Exercise directions =>
Copy every entry precisely.

....

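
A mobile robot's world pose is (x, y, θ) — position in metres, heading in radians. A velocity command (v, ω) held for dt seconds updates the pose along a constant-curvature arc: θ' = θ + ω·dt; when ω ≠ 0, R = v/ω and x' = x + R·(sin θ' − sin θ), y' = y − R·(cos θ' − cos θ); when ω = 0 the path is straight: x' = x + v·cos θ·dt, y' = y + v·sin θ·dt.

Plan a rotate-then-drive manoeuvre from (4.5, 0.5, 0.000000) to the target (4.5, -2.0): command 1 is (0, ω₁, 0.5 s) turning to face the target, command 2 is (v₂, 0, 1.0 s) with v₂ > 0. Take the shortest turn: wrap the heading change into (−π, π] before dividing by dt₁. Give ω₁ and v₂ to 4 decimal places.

ω₁ = -3.1416, v₂ = 2.5000

heading to target = atan2(-2−0.5, 4.5−4.5) = -1.5708
Δθ = wrap(-1.5708 − 0.0000) = -1.5708; ω₁ = Δθ/dt₁ = -3.1416
distance = √((4.5−4.5)² + (-2−0.5)²) = 2.5000; v₂ = distance/dt₂ = 2.5000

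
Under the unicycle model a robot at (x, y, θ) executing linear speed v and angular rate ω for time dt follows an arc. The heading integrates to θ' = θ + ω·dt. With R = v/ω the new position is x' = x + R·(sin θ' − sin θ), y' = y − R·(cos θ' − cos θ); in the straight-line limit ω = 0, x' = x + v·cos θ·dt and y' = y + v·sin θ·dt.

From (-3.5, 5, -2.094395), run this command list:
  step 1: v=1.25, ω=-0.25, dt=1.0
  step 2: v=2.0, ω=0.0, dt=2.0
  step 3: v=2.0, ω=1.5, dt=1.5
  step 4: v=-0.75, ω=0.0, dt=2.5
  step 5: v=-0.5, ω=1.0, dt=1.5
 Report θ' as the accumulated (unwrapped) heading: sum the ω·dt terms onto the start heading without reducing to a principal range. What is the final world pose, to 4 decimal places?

(-8.6268, -1.3530, 1.4056)

step 1: θ'=-2.3444 (R=-5.0000) → pose (-4.2531, 4.0064, -2.3444)
step 2: θ'=-2.3444 (straight) → pose (-7.0480, 1.1448, -2.3444)
step 3: θ'=-0.0944 (R=1.3333) → pose (-6.2198, -1.1142, -0.0944)
step 4: θ'=-0.0944 (straight) → pose (-8.0864, -0.9375, -0.0944)
step 5: θ'=1.4056 (R=-0.5000) → pose (-8.6268, -1.3530, 1.4056)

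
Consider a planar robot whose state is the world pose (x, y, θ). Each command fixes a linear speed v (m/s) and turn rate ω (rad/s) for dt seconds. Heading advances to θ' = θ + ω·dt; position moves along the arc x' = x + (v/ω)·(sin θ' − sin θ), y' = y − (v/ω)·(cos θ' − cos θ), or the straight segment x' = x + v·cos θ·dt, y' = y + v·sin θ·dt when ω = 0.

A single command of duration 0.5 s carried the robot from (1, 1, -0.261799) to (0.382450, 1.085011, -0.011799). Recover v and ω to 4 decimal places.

v = -1.2500, ω = 0.5000

Δθ = -0.011799 − -0.261799 = 0.250000
ω = Δθ/dt = 0.250000/0.5 = 0.5000
R = Δx/(sin θ' − sin θ) = -2.5000
v = R·ω = -2.5000·0.5000 = -1.2500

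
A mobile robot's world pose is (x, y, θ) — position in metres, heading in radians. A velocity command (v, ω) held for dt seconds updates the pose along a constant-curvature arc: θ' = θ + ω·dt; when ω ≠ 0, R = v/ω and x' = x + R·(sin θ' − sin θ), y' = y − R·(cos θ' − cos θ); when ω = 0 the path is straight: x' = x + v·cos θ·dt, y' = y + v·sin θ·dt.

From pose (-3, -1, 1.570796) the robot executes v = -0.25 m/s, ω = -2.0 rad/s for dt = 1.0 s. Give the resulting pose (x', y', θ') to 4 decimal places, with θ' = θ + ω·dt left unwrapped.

(-3.1770, -1.1137, -0.4292)

θ' = 1.5708 + -2.0·1.0 = -0.4292
R = v/ω = -0.25/-2.0 = 0.1250
x' = -3 + 0.1250·(sin -0.4292 − sin 1.5708) = -3.1770
y' = -1 − 0.1250·(cos -0.4292 − cos 1.5708) = -1.1137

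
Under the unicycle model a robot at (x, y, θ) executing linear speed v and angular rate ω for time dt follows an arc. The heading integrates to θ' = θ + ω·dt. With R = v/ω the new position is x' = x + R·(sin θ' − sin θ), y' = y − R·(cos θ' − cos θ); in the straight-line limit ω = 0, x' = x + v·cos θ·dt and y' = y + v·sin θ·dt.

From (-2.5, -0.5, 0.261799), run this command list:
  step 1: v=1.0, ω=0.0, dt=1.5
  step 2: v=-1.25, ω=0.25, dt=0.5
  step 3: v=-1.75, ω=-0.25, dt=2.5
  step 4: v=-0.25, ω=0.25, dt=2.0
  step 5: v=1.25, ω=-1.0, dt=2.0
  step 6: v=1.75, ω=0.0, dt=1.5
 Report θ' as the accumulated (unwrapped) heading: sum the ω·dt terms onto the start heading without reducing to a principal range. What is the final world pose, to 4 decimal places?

step 1: θ'=0.2618 (straight) → pose (-1.0511, -0.1118, 0.2618)
step 2: θ'=0.3868 (R=-5.0000) → pose (-1.6431, -0.3108, 0.3868)
step 3: θ'=-0.2382 (R=7.0000) → pose (-5.9354, -0.6303, -0.2382)
step 4: θ'=0.2618 (R=-1.0000) → pose (-6.4302, -0.6361, 0.2618)
step 5: θ'=-1.7382 (R=-1.2500) → pose (-4.8741, -2.0518, -1.7382)
step 6: θ'=-1.7382 (straight) → pose (-5.3115, -4.6401, -1.7382)

(-5.3115, -4.6401, -1.7382)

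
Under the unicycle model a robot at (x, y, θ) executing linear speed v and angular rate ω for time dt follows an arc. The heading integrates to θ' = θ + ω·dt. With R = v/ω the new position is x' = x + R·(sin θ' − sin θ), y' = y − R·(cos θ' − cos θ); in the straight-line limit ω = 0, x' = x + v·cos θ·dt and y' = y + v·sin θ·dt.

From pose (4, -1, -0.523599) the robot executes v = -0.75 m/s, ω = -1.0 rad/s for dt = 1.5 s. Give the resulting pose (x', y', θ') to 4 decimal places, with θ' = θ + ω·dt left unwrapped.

(3.7006, -0.0224, -2.0236)

θ' = -0.5236 + -1.0·1.5 = -2.0236
R = v/ω = -0.75/-1.0 = 0.7500
x' = 4 + 0.7500·(sin -2.0236 − sin -0.5236) = 3.7006
y' = -1 − 0.7500·(cos -2.0236 − cos -0.5236) = -0.0224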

....

Written response =>
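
A mobile robot's world pose is (x, y, θ) — position in metres, heading in radians. A velocity command (v, ω) held for dt seconds updates the pose along a constant-curvature arc: θ' = θ + ω·dt; when ω ≠ 0, R = v/ω and x' = x + R·(sin θ' − sin θ), y' = y − R·(cos θ' − cos θ); when ω = 0 the path is straight: x' = x + v·cos θ·dt, y' = y + v·sin θ·dt.

Plan a rotate-then-drive manoeuvre from (4.5, 0.5, 0.000000) to the target (4.5, -2.0): command 1 is (0, ω₁, 0.5 s) turning to face the target, command 2 is (v₂, 0, 1.0 s) with v₂ > 0. Take the shortest turn: wrap the heading change into (−π, π] before dividing by dt₁. Give ω₁ and v₂ to 4 decimal places.

ω₁ = -3.1416, v₂ = 2.5000

heading to target = atan2(-2−0.5, 4.5−4.5) = -1.5708
Δθ = wrap(-1.5708 − 0.0000) = -1.5708; ω₁ = Δθ/dt₁ = -3.1416
distance = √((4.5−4.5)² + (-2−0.5)²) = 2.5000; v₂ = distance/dt₂ = 2.5000

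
Under the unicycle model a robot at (x, y, θ) executing linear speed v and angular rate ω for time dt follows an arc. The heading integrates to θ' = θ + ω·dt. With R = v/ω the new position is x' = x + R·(sin θ' − sin θ), y' = y − R·(cos θ' − cos θ); in the straight-line limit ω = 0, x' = x + v·cos θ·dt and y' = y + v·sin θ·dt.

From (-3.5, 5, -2.094395), run this command list:
  step 1: v=1.25, ω=-0.25, dt=1.0
  step 2: v=2.0, ω=0.0, dt=2.0
  step 3: v=2.0, ω=1.5, dt=1.5
  step 4: v=-0.75, ω=0.0, dt=2.5
  step 5: v=-0.5, ω=1.0, dt=1.5
 Report θ' as the accumulated (unwrapped) heading: sum the ω·dt terms onto the start heading without reducing to a principal range. What is the final world pose, to 4 decimal places?

(-8.6268, -1.3530, 1.4056)

step 1: θ'=-2.3444 (R=-5.0000) → pose (-4.2531, 4.0064, -2.3444)
step 2: θ'=-2.3444 (straight) → pose (-7.0480, 1.1448, -2.3444)
step 3: θ'=-0.0944 (R=1.3333) → pose (-6.2198, -1.1142, -0.0944)
step 4: θ'=-0.0944 (straight) → pose (-8.0864, -0.9375, -0.0944)
step 5: θ'=1.4056 (R=-0.5000) → pose (-8.6268, -1.3530, 1.4056)

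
Consider a planar robot whose state is the world pose (x, y, θ). Each command fixes a linear speed v (m/s) and turn rate ω (rad/s) for dt seconds. Heading advances to θ' = θ + ω·dt; position moves along the arc x' = x + (v/ω)·(sin θ' − sin θ), y' = y − (v/ω)·(cos θ' − cos θ), or the straight segment x' = x + v·cos θ·dt, y' = y + v·sin θ·dt when ω = 0.

A single command of duration 0.5 s carried the robot from (1, 1, -0.261799) to (0.382450, 1.085011, -0.011799). Recover v and ω to 4 decimal places.

v = -1.2500, ω = 0.5000

Δθ = -0.011799 − -0.261799 = 0.250000
ω = Δθ/dt = 0.250000/0.5 = 0.5000
R = Δx/(sin θ' − sin θ) = -2.5000
v = R·ω = -2.5000·0.5000 = -1.2500

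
A mobile robot's world pose is (x, y, θ) — position in metres, heading in radians. A velocity command (v, ω) held for dt seconds updates the pose along a constant-curvature arc: θ' = θ + ω·dt; when ω ≠ 0, R = v/ω and x' = x + R·(sin θ' − sin θ), y' = y − R·(cos θ' − cos θ); when ω = 0 the path is straight: x' = x + v·cos θ·dt, y' = y + v·sin θ·dt.

From pose (-3, -1, 1.570796) the robot executes v = -0.25 m/s, ω = -2.0 rad/s for dt = 1.0 s. Give the resulting pose (x', y', θ') to 4 decimal places, with θ' = θ + ω·dt left unwrapped.

(-3.1770, -1.1137, -0.4292)

θ' = 1.5708 + -2.0·1.0 = -0.4292
R = v/ω = -0.25/-2.0 = 0.1250
x' = -3 + 0.1250·(sin -0.4292 − sin 1.5708) = -3.1770
y' = -1 − 0.1250·(cos -0.4292 − cos 1.5708) = -1.1137

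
Under the unicycle model a robot at (x, y, θ) executing linear speed v and angular rate ω for time dt follows an arc. The heading integrates to θ' = θ + ω·dt. With R = v/ω the new position is x' = x + R·(sin θ' − sin θ), y' = y − R·(cos θ' − cos θ); in the straight-line limit ω = 0, x' = x + v·cos θ·dt and y' = y + v·sin θ·dt.

From (-2.5, -0.5, 0.261799), run this command list:
  step 1: v=1.0, ω=0.0, dt=1.5
  step 2: v=-1.25, ω=0.25, dt=0.5
  step 3: v=-1.75, ω=-0.25, dt=2.5
  step 4: v=-0.25, ω=0.25, dt=2.0
  step 5: v=1.25, ω=-1.0, dt=2.0
  step 6: v=1.75, ω=0.0, dt=1.5
 Report θ' as the accumulated (unwrapped) heading: sum the ω·dt terms onto the start heading without reducing to a principal range. What is the final world pose, to 4 decimal places?

step 1: θ'=0.2618 (straight) → pose (-1.0511, -0.1118, 0.2618)
step 2: θ'=0.3868 (R=-5.0000) → pose (-1.6431, -0.3108, 0.3868)
step 3: θ'=-0.2382 (R=7.0000) → pose (-5.9354, -0.6303, -0.2382)
step 4: θ'=0.2618 (R=-1.0000) → pose (-6.4302, -0.6361, 0.2618)
step 5: θ'=-1.7382 (R=-1.2500) → pose (-4.8741, -2.0518, -1.7382)
step 6: θ'=-1.7382 (straight) → pose (-5.3115, -4.6401, -1.7382)

(-5.3115, -4.6401, -1.7382)

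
Under the unicycle model a robot at (x, y, θ) executing linear speed v and angular rate ω for time dt follows an arc. The heading integrates to θ' = θ + ω·dt. With R = v/ω the new position is x' = x + R·(sin θ' − sin θ), y' = y − R·(cos θ' − cos θ); in the straight-line limit ω = 0, x' = x + v·cos θ·dt and y' = y + v·sin θ·dt.

From pose (4, -1, -0.523599) the robot executes v = -0.75 m/s, ω = -1.0 rad/s for dt = 1.5 s. Give the resulting pose (x', y', θ') to 4 decimal places, with θ' = θ + ω·dt left unwrapped.

(3.7006, -0.0224, -2.0236)

θ' = -0.5236 + -1.0·1.5 = -2.0236
R = v/ω = -0.75/-1.0 = 0.7500
x' = 4 + 0.7500·(sin -2.0236 − sin -0.5236) = 3.7006
y' = -1 − 0.7500·(cos -2.0236 − cos -0.5236) = -0.0224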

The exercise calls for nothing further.